Problem requirements
Once you have read the records below, write them all out exactly as given.

Information supplied: Begin

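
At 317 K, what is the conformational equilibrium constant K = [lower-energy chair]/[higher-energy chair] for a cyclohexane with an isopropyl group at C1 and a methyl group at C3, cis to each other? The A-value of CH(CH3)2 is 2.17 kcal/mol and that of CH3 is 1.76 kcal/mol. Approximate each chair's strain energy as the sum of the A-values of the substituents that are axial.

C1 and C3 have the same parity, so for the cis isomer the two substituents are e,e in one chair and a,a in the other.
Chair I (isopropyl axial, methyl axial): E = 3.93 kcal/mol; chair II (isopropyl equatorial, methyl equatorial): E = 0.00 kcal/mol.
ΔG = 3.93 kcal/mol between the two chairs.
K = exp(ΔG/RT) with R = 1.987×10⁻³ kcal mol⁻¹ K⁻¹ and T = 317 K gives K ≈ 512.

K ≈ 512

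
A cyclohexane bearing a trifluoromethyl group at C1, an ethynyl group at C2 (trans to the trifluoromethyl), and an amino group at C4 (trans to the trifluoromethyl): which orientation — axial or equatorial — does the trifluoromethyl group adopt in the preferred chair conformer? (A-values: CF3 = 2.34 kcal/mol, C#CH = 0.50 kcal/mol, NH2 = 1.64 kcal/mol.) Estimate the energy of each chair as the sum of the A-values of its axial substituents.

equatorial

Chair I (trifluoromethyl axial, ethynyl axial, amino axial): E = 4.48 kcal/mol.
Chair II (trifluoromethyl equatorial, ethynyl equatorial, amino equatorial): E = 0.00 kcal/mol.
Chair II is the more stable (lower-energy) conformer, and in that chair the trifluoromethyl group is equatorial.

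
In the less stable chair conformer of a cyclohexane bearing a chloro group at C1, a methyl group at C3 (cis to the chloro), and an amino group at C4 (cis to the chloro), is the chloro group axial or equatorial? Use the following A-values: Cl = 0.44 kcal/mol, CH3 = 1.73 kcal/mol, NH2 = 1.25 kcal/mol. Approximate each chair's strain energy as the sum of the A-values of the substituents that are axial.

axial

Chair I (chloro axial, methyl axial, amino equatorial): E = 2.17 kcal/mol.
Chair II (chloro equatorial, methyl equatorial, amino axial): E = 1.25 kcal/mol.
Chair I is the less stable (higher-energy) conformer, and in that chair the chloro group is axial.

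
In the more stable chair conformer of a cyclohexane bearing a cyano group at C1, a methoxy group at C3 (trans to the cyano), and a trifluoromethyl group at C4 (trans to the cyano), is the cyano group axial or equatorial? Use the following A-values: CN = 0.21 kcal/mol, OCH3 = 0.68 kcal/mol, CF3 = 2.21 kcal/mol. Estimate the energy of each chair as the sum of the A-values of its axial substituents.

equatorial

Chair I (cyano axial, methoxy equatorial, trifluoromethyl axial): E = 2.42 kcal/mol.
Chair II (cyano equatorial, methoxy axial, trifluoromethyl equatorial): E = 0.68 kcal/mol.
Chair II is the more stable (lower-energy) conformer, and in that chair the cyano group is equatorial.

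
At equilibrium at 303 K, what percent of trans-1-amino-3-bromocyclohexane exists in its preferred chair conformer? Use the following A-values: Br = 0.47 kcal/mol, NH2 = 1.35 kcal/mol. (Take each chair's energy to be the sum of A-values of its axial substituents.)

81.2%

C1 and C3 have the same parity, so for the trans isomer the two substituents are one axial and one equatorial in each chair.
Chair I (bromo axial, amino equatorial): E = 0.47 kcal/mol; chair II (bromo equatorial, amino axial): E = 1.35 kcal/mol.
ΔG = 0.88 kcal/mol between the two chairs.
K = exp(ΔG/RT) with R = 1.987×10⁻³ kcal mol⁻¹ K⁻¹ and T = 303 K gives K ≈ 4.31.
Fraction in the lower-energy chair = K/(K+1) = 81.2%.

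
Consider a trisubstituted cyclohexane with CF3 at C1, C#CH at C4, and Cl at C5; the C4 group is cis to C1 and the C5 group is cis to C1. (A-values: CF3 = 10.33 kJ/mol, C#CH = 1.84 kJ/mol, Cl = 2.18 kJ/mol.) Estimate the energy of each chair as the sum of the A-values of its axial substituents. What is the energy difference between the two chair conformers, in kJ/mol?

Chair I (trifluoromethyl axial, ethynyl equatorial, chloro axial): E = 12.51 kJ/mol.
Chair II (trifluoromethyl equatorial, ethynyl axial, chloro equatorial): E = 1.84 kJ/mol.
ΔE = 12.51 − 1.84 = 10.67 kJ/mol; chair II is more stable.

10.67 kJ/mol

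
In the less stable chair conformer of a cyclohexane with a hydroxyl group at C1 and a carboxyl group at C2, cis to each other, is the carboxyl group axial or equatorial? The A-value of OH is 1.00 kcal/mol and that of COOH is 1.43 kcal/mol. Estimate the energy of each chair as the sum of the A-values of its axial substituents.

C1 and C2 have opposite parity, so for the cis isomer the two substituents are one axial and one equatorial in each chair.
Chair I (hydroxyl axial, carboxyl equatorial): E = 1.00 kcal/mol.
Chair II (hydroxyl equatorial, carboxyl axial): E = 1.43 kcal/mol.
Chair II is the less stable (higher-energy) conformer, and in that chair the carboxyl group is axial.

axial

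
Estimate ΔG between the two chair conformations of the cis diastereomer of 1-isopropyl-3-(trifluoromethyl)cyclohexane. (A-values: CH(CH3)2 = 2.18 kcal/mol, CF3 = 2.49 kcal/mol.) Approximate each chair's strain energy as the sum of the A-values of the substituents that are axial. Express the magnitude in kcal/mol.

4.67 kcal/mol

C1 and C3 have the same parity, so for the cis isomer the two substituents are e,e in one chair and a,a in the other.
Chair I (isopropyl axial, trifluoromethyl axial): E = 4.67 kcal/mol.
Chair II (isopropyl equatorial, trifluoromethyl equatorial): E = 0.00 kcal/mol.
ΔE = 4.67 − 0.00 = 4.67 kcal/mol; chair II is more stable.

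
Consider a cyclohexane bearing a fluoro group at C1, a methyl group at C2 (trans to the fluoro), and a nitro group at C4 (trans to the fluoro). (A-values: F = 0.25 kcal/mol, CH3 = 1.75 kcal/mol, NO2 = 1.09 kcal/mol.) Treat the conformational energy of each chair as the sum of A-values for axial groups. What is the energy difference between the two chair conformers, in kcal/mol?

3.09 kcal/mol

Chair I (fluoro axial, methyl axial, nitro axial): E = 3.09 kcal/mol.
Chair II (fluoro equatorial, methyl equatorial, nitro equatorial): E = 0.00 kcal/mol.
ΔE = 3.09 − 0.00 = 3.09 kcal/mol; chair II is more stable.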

Information supplied: End

Answer for this exercise
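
At 317 K, what is the conformational equilibrium constant K = [lower-energy chair]/[higher-energy chair] for a cyclohexane with an isopropyl group at C1 and a methyl group at C3, cis to each other? The A-value of CH(CH3)2 is 2.17 kcal/mol and that of CH3 is 1.76 kcal/mol. Approximate each chair's strain energy as the sum of the A-values of the substituents that are axial.

C1 and C3 have the same parity, so for the cis isomer the two substituents are e,e in one chair and a,a in the other.
Chair I (isopropyl axial, methyl axial): E = 3.93 kcal/mol; chair II (isopropyl equatorial, methyl equatorial): E = 0.00 kcal/mol.
ΔG = 3.93 kcal/mol between the two chairs.
K = exp(ΔG/RT) with R = 1.987×10⁻³ kcal mol⁻¹ K⁻¹ and T = 317 K gives K ≈ 512.

K ≈ 512

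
A cyclohexane bearing a trifluoromethyl group at C1, an ethynyl group at C2 (trans to the trifluoromethyl), and an amino group at C4 (trans to the trifluoromethyl): which orientation — axial or equatorial — does the trifluoromethyl group adopt in the preferred chair conformer? (A-values: CF3 = 2.34 kcal/mol, C#CH = 0.50 kcal/mol, NH2 = 1.64 kcal/mol.) Estimate the energy of each chair as the sum of the A-values of its axial substituents.

equatorial

Chair I (trifluoromethyl axial, ethynyl axial, amino axial): E = 4.48 kcal/mol.
Chair II (trifluoromethyl equatorial, ethynyl equatorial, amino equatorial): E = 0.00 kcal/mol.
Chair II is the more stable (lower-energy) conformer, and in that chair the trifluoromethyl group is equatorial.

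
In the less stable chair conformer of a cyclohexane bearing a chloro group at C1, a methyl group at C3 (cis to the chloro), and an amino group at C4 (cis to the chloro), is the chloro group axial or equatorial? Use the following A-values: Cl = 0.44 kcal/mol, CH3 = 1.73 kcal/mol, NH2 = 1.25 kcal/mol. Approximate each chair's strain energy as the sum of the A-values of the substituents that are axial.

axial

Chair I (chloro axial, methyl axial, amino equatorial): E = 2.17 kcal/mol.
Chair II (chloro equatorial, methyl equatorial, amino axial): E = 1.25 kcal/mol.
Chair I is the less stable (higher-energy) conformer, and in that chair the chloro group is axial.

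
In the more stable chair conformer of a cyclohexane bearing a cyano group at C1, a methoxy group at C3 (trans to the cyano), and a trifluoromethyl group at C4 (trans to the cyano), is the cyano group axial or equatorial? Use the following A-values: CN = 0.21 kcal/mol, OCH3 = 0.68 kcal/mol, CF3 = 2.21 kcal/mol. Estimate the energy of each chair as the sum of the A-values of its axial substituents.

equatorial

Chair I (cyano axial, methoxy equatorial, trifluoromethyl axial): E = 2.42 kcal/mol.
Chair II (cyano equatorial, methoxy axial, trifluoromethyl equatorial): E = 0.68 kcal/mol.
Chair II is the more stable (lower-energy) conformer, and in that chair the cyano group is equatorial.

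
At equilibrium at 303 K, what percent of trans-1-amino-3-bromocyclohexane exists in its preferred chair conformer? Use the following A-values: Br = 0.47 kcal/mol, NH2 = 1.35 kcal/mol. (Take each chair's energy to be the sum of A-values of its axial substituents.)

81.2%

C1 and C3 have the same parity, so for the trans isomer the two substituents are one axial and one equatorial in each chair.
Chair I (bromo axial, amino equatorial): E = 0.47 kcal/mol; chair II (bromo equatorial, amino axial): E = 1.35 kcal/mol.
ΔG = 0.88 kcal/mol between the two chairs.
K = exp(ΔG/RT) with R = 1.987×10⁻³ kcal mol⁻¹ K⁻¹ and T = 303 K gives K ≈ 4.31.
Fraction in the lower-energy chair = K/(K+1) = 81.2%.

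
Consider a trisubstituted cyclohexane with CF3 at C1, C#CH at C4, and Cl at C5; the C4 group is cis to C1 and the C5 group is cis to C1. (A-values: CF3 = 10.33 kJ/mol, C#CH = 1.84 kJ/mol, Cl = 2.18 kJ/mol.) Estimate the energy of each chair as the sum of the A-values of its axial substituents. What is the energy difference between the two chair conformers, in kJ/mol?

Chair I (trifluoromethyl axial, ethynyl equatorial, chloro axial): E = 12.51 kJ/mol.
Chair II (trifluoromethyl equatorial, ethynyl axial, chloro equatorial): E = 1.84 kJ/mol.
ΔE = 12.51 − 1.84 = 10.67 kJ/mol; chair II is more stable.

10.67 kJ/mol

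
In the less stable chair conformer of a cyclohexane with a hydroxyl group at C1 and a carboxyl group at C2, cis to each other, is the carboxyl group axial or equatorial? The A-value of OH is 1.00 kcal/mol and that of COOH is 1.43 kcal/mol. Estimate the energy of each chair as the sum of the A-values of its axial substituents.

C1 and C2 have opposite parity, so for the cis isomer the two substituents are one axial and one equatorial in each chair.
Chair I (hydroxyl axial, carboxyl equatorial): E = 1.00 kcal/mol.
Chair II (hydroxyl equatorial, carboxyl axial): E = 1.43 kcal/mol.
Chair II is the less stable (higher-energy) conformer, and in that chair the carboxyl group is axial.

axial

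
Estimate ΔG between the two chair conformations of the cis diastereomer of 1-isopropyl-3-(trifluoromethyl)cyclohexane. (A-values: CH(CH3)2 = 2.18 kcal/mol, CF3 = 2.49 kcal/mol.) Approximate each chair's strain energy as the sum of the A-values of the substituents that are axial. Express the magnitude in kcal/mol.

4.67 kcal/mol

C1 and C3 have the same parity, so for the cis isomer the two substituents are e,e in one chair and a,a in the other.
Chair I (isopropyl axial, trifluoromethyl axial): E = 4.67 kcal/mol.
Chair II (isopropyl equatorial, trifluoromethyl equatorial): E = 0.00 kcal/mol.
ΔE = 4.67 − 0.00 = 4.67 kcal/mol; chair II is more stable.

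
Consider a cyclohexane bearing a fluoro group at C1, a methyl group at C2 (trans to the fluoro), and a nitro group at C4 (trans to the fluoro). (A-values: F = 0.25 kcal/mol, CH3 = 1.75 kcal/mol, NO2 = 1.09 kcal/mol.) Treat the conformational energy of each chair as the sum of A-values for axial groups. What is the energy difference between the two chair conformers, in kcal/mol?

3.09 kcal/mol

Chair I (fluoro axial, methyl axial, nitro axial): E = 3.09 kcal/mol.
Chair II (fluoro equatorial, methyl equatorial, nitro equatorial): E = 0.00 kcal/mol.
ΔE = 3.09 − 0.00 = 3.09 kcal/mol; chair II is more stable.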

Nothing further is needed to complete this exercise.